:: Entries shown ::

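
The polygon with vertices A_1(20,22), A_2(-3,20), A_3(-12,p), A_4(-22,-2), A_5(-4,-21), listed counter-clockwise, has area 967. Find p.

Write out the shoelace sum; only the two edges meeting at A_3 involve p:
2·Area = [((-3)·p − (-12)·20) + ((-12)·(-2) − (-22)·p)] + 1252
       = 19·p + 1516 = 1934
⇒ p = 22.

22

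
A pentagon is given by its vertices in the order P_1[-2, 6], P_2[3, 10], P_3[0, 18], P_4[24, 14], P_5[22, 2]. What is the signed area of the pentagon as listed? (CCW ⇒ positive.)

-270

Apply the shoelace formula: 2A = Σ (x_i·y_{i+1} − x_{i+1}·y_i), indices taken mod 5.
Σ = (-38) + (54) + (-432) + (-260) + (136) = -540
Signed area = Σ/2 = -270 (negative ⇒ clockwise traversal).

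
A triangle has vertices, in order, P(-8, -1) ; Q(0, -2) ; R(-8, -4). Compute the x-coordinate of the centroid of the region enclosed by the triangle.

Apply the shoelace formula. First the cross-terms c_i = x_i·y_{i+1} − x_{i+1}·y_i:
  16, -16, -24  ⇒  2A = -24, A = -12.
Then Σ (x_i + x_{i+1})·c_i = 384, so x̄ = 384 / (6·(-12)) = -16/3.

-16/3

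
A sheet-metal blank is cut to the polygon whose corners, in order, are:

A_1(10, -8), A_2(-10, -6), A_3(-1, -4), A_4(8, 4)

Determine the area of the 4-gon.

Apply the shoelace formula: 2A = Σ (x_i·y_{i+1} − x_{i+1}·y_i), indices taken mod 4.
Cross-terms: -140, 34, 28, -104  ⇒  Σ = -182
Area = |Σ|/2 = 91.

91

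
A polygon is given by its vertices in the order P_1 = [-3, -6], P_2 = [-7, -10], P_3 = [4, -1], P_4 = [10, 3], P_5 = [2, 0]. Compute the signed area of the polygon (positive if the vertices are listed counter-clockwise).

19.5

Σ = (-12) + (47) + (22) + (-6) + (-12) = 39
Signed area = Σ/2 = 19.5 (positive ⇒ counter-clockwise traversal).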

:::
:: Entries shown ::

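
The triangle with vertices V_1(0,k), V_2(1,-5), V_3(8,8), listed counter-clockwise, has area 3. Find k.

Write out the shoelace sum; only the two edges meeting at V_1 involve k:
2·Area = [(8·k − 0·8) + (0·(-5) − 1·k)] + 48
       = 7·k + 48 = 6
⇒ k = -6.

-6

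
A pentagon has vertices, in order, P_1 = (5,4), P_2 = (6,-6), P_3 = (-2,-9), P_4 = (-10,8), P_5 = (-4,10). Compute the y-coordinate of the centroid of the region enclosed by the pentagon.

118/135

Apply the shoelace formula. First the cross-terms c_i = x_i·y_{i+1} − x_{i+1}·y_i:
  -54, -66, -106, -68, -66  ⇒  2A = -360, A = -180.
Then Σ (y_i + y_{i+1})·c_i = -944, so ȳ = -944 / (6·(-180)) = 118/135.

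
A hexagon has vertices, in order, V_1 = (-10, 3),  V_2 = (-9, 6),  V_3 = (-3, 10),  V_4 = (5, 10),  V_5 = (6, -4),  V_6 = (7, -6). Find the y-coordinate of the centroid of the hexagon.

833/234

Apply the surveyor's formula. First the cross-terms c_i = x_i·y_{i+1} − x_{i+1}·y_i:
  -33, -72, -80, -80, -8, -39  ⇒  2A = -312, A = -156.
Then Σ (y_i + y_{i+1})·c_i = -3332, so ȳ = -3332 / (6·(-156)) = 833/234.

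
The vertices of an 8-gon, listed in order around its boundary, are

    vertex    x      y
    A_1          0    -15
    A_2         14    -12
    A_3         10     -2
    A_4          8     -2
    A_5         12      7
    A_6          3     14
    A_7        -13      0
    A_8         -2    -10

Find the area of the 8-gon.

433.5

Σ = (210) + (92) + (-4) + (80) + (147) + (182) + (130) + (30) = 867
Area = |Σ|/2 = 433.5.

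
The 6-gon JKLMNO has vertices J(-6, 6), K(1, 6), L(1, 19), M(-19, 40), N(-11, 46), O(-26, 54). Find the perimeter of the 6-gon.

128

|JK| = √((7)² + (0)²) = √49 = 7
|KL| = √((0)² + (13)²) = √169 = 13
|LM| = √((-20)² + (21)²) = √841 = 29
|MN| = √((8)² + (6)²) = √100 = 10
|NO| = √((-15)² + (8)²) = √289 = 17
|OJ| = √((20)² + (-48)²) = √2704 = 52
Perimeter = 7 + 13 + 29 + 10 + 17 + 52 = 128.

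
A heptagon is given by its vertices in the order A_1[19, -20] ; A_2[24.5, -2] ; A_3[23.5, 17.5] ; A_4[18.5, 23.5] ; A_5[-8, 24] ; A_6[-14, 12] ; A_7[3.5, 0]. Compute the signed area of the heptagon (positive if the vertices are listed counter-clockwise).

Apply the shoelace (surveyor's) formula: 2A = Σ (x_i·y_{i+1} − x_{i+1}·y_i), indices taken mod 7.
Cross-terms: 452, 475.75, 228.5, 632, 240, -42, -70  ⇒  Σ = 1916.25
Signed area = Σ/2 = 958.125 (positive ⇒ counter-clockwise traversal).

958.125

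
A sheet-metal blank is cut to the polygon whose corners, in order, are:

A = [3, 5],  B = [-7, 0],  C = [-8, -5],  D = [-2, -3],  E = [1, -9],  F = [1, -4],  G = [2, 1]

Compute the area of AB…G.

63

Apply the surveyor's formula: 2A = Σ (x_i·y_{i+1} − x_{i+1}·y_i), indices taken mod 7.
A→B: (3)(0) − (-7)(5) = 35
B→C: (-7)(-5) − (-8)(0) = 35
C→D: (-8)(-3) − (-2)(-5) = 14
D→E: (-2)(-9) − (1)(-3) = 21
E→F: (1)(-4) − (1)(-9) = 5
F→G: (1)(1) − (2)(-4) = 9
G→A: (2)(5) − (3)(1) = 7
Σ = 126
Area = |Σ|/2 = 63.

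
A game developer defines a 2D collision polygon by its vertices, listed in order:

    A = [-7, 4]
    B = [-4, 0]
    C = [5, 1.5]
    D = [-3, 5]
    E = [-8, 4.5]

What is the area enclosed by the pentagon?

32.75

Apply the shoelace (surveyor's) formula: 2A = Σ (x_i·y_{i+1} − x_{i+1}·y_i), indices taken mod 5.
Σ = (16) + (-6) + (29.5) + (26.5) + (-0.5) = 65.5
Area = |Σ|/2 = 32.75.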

:::

- Exercise
Starting with the line that holds "The polygon with" and ending with the line that holds "A_1(10, -8), A_2(-10, -6), A_3(-1, -4), A_4(8, 4)", retype every line in the data above exactly, and nothing else.

- Solution to this task
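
The polygon with vertices A_1(20,22), A_2(-3,20), A_3(-12,p), A_4(-22,-2), A_5(-4,-21), listed counter-clockwise, has area 967. Find p.

Write out the shoelace sum; only the two edges meeting at A_3 involve p:
2·Area = [((-3)·p − (-12)·20) + ((-12)·(-2) − (-22)·p)] + 1252
       = 19·p + 1516 = 1934
⇒ p = 22.

22

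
A pentagon is given by its vertices in the order P_1[-2, 6], P_2[3, 10], P_3[0, 18], P_4[24, 14], P_5[22, 2]. What is the signed area of the pentagon as listed? (CCW ⇒ positive.)

-270

Apply the shoelace formula: 2A = Σ (x_i·y_{i+1} − x_{i+1}·y_i), indices taken mod 5.
Σ = (-38) + (54) + (-432) + (-260) + (136) = -540
Signed area = Σ/2 = -270 (negative ⇒ clockwise traversal).

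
A triangle has vertices, in order, P(-8, -1) ; Q(0, -2) ; R(-8, -4). Compute the x-coordinate of the centroid of the region enclosed by the triangle.

Apply the shoelace formula. First the cross-terms c_i = x_i·y_{i+1} − x_{i+1}·y_i:
  16, -16, -24  ⇒  2A = -24, A = -12.
Then Σ (x_i + x_{i+1})·c_i = 384, so x̄ = 384 / (6·(-12)) = -16/3.

-16/3

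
A sheet-metal blank is cut to the polygon whose corners, in order, are:

A_1(10, -8), A_2(-10, -6), A_3(-1, -4), A_4(8, 4)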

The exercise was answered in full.